Task brief:
Your answer must be the line holding "After immersion in" followed by every later line through the end of the entries, exactly as written.

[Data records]
⁂

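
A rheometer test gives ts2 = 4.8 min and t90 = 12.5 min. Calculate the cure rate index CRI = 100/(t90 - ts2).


CRI = 100 / (t90 - ts2)
= 100 / (12.5 - 4.8)
= 100 / 7.7
= 12.99 min^-1

12.99 min^-1


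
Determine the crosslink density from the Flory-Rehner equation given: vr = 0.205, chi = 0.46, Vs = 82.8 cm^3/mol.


ln(1 - vr) = ln(1 - 0.205) = -0.2294
Numerator = -((-0.2294) + 0.205 + 0.46 * 0.205^2) = 0.0051
Denominator = 82.8 * (0.205^(1/3) - 0.205/2) = 40.3349
nu = 0.0051 / 40.3349 = 1.2599e-04 mol/cm^3

1.2599e-04 mol/cm^3


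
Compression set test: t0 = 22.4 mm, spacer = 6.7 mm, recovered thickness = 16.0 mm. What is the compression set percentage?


CS = (t0 - recovered) / (t0 - ts) * 100
= (22.4 - 16.0) / (22.4 - 6.7) * 100
= 6.4 / 15.7 * 100
= 40.8%

40.8%


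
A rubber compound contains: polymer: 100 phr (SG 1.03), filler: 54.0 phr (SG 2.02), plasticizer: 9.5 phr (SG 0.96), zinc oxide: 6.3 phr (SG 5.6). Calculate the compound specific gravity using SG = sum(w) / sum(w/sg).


Sum of weights = 169.8
Volume contributions:
  polymer: 100/1.03 = 97.0874
  filler: 54.0/2.02 = 26.7327
  plasticizer: 9.5/0.96 = 9.8958
  zinc oxide: 6.3/5.6 = 1.1250
Sum of volumes = 134.8409
SG = 169.8 / 134.8409 = 1.259

SG = 1.259


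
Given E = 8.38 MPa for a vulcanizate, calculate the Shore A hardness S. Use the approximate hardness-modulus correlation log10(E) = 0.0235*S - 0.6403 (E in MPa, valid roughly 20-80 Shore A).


log10(E) = 0.0235*S - 0.6403  =>  S = (log10(E) + 0.6403) / 0.0235
log10(8.38) = 0.923244
S = (0.923244 + 0.6403) / 0.0235 = 1.563544 / 0.0235
S = 66.5

Shore A = 66.5


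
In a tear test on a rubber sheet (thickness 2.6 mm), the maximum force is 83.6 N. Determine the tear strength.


Tear strength = force / thickness
= 83.6 / 2.6
= 32.15 N/mm

32.15 N/mm


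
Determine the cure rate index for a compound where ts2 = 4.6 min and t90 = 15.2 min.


CRI = 100 / (t90 - ts2)
= 100 / (15.2 - 4.6)
= 100 / 10.6
= 9.43 min^-1

9.43 min^-1


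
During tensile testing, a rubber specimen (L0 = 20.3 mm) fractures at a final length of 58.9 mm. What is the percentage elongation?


Elongation = (Lf - L0) / L0 * 100
= (58.9 - 20.3) / 20.3 * 100
= 38.6 / 20.3 * 100
= 190.1%

190.1%


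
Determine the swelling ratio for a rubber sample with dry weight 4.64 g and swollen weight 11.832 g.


Q = W_swollen / W_dry
Q = 11.832 / 4.64
Q = 2.55

Q = 2.55


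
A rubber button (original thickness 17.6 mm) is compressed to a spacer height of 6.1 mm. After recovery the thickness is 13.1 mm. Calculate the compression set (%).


CS = (t0 - recovered) / (t0 - ts) * 100
= (17.6 - 13.1) / (17.6 - 6.1) * 100
= 4.5 / 11.5 * 100
= 39.1%

39.1%


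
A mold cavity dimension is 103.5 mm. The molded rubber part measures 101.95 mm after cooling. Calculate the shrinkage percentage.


Shrinkage = (mold - part) / mold * 100
= (103.5 - 101.95) / 103.5 * 100
= 1.55 / 103.5 * 100
= 1.5%

1.5%


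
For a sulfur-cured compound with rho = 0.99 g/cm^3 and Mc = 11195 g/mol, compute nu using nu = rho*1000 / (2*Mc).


nu = rho * 1000 / (2 * Mc)
nu = 0.99 * 1000 / (2 * 11195)
nu = 990.0 / 22390
nu = 0.0442 mol/L

0.0442 mol/L


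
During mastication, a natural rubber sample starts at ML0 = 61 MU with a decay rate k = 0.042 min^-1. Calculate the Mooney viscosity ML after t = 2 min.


ML = ML0 * exp(-k * t)
ML = 61 * exp(-0.042 * 2)
ML = 61 * 0.9194
ML = 56.09 MU

56.09 MU


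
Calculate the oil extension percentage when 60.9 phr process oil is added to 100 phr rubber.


Oil % = oil / (100 + oil) * 100
= 60.9 / (100 + 60.9) * 100
= 60.9 / 160.9 * 100
= 37.85%

37.85%


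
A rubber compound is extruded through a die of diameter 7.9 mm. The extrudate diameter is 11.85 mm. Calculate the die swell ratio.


Die swell ratio = D_extrudate / D_die
= 11.85 / 7.9
= 1.5

Die swell = 1.5


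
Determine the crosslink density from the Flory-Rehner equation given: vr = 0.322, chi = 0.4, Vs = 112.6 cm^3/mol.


ln(1 - vr) = ln(1 - 0.322) = -0.3886
Numerator = -((-0.3886) + 0.322 + 0.4 * 0.322^2) = 0.0251
Denominator = 112.6 * (0.322^(1/3) - 0.322/2) = 59.0488
nu = 0.0251 / 59.0488 = 4.2565e-04 mol/cm^3

4.2565e-04 mol/cm^3


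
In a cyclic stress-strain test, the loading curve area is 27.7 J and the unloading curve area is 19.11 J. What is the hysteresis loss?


Hysteresis loss = loading - unloading
= 27.7 - 19.11
= 8.59 J

8.59 J


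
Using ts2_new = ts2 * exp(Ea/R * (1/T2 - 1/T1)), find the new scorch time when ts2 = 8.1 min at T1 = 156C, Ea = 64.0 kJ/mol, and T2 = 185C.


Convert temperatures: T1 = 156 + 273.15 = 429.15 K, T2 = 185 + 273.15 = 458.15 K
ts2_new = 8.1 * exp(64000 / 8.314 * (1/458.15 - 1/429.15))
1/T2 - 1/T1 = -1.4750e-04
ts2_new = 2.6 min

2.6 min


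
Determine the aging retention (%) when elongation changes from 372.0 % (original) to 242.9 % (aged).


Retention = aged / original * 100
= 242.9 / 372.0 * 100
= 65.3%

65.3%


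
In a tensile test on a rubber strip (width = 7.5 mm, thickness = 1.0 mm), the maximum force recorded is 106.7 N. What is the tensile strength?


Area = width * thickness = 7.5 * 1.0 = 7.5 mm^2
TS = force / area = 106.7 / 7.5 = 14.23 MPa

14.23 MPa


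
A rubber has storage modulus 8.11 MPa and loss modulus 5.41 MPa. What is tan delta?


tan delta = E'' / E'
= 5.41 / 8.11
= 0.6671

tan delta = 0.6671


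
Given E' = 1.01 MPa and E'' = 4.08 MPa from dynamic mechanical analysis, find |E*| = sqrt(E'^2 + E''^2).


|E*| = sqrt(E'^2 + E''^2)
= sqrt(1.01^2 + 4.08^2)
= sqrt(1.0201 + 16.6464)
= 4.203 MPa

4.203 MPa


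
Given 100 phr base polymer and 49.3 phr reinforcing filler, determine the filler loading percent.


Filler % = filler / (rubber + filler) * 100
= 49.3 / (100 + 49.3) * 100
= 49.3 / 149.3 * 100
= 33.02%

33.02%


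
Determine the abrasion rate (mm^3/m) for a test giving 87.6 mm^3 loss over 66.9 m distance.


Rate = volume_loss / distance
= 87.6 / 66.9
= 1.309 mm^3/m

1.309 mm^3/m


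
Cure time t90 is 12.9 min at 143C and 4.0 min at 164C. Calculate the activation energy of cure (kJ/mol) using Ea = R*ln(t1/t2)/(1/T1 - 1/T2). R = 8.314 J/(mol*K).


T1 = 416.15 K, T2 = 437.15 K
1/T1 - 1/T2 = 1.1544e-04
ln(t1/t2) = ln(12.9/4.0) = 1.1709
Ea = 8.314 * 1.1709 / 1.1544e-04 = 84334.0844 J/mol
Ea = 84.33 kJ/mol

84.33 kJ/mol


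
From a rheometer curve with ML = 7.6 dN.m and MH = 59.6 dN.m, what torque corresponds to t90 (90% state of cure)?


M90 = ML + 0.9 * (MH - ML)
M90 = 7.6 + 0.9 * (59.6 - 7.6)
M90 = 7.6 + 0.9 * 52.0
M90 = 54.4 dN.m

54.4 dN.m


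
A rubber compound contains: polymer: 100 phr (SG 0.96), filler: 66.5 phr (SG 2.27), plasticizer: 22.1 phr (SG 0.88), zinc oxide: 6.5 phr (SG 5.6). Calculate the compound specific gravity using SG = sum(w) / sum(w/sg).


Sum of weights = 195.1
Volume contributions:
  polymer: 100/0.96 = 104.1667
  filler: 66.5/2.27 = 29.2952
  plasticizer: 22.1/0.88 = 25.1136
  zinc oxide: 6.5/5.6 = 1.1607
Sum of volumes = 159.7362
SG = 195.1 / 159.7362 = 1.221

SG = 1.221


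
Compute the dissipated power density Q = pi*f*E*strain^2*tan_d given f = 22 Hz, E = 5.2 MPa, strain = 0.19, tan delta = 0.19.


Q = pi * f * E * strain^2 * tan_d
= pi * 22 * 5.2 * 0.19^2 * 0.19
= pi * 22 * 5.2 * 0.0361 * 0.19
= 2.4651

Q = 2.4651


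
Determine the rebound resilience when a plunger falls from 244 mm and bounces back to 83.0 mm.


Resilience = h_rebound / h_drop * 100
= 83.0 / 244 * 100
= 34.0%

34.0%


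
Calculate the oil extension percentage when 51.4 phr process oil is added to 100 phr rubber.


Oil % = oil / (100 + oil) * 100
= 51.4 / (100 + 51.4) * 100
= 51.4 / 151.4 * 100
= 33.95%

33.95%


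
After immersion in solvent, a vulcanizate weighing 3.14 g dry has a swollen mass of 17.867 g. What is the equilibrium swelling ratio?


Q = W_swollen / W_dry
Q = 17.867 / 3.14
Q = 5.69

Q = 5.69


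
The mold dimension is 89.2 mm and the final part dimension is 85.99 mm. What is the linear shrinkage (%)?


Shrinkage = (mold - part) / mold * 100
= (89.2 - 85.99) / 89.2 * 100
= 3.21 / 89.2 * 100
= 3.6%

3.6%


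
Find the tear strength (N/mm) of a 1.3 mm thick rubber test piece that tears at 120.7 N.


Tear strength = force / thickness
= 120.7 / 1.3
= 92.85 N/mm

92.85 N/mm


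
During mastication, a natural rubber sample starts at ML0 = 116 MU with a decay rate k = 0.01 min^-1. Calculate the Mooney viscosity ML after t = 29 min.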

⁂

The answer:
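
After immersion in solvent, a vulcanizate weighing 3.14 g dry has a swollen mass of 17.867 g. What is the equilibrium swelling ratio?


Q = W_swollen / W_dry
Q = 17.867 / 3.14
Q = 5.69

Q = 5.69


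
The mold dimension is 89.2 mm and the final part dimension is 85.99 mm. What is the linear shrinkage (%)?


Shrinkage = (mold - part) / mold * 100
= (89.2 - 85.99) / 89.2 * 100
= 3.21 / 89.2 * 100
= 3.6%

3.6%


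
Find the tear strength (N/mm) of a 1.3 mm thick rubber test piece that tears at 120.7 N.


Tear strength = force / thickness
= 120.7 / 1.3
= 92.85 N/mm

92.85 N/mm


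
During mastication, a natural rubber sample starts at ML0 = 116 MU with a decay rate k = 0.01 min^-1. Calculate the Mooney viscosity ML after t = 29 min.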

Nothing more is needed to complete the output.